Collected data entries:

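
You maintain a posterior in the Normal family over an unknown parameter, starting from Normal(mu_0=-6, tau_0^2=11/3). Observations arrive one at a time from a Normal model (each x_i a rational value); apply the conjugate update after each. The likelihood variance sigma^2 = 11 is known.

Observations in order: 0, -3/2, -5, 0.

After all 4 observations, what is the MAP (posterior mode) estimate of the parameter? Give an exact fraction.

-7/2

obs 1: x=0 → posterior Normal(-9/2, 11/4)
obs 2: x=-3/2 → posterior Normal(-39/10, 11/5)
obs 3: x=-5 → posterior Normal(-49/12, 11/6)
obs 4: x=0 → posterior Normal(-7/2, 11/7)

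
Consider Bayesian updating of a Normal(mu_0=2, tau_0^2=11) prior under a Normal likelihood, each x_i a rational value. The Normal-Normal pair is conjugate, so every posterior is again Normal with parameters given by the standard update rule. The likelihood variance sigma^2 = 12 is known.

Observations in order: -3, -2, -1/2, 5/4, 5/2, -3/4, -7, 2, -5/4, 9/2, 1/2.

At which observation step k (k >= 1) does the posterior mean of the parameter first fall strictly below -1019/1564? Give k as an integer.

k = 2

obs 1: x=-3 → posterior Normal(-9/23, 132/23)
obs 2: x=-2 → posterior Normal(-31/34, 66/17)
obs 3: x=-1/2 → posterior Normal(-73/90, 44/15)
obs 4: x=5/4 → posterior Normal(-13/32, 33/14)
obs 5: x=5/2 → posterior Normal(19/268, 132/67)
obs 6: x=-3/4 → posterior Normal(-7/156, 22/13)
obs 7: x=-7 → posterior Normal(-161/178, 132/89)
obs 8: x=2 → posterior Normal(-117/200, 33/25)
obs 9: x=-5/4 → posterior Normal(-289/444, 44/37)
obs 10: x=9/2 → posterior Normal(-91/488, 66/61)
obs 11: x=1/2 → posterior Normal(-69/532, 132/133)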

**EXERCISE INSTRUCTIONS:**
Gather all lines from the records above in which "order" appears.

**WRITTEN SOLUTION:**
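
Observations in order: 0, -3/2, -5, 0.
Observations in order: -3, -2, -1/2, 5/4, 5/2, -3/4, -7, 2, -5/4, 9/2, 1/2.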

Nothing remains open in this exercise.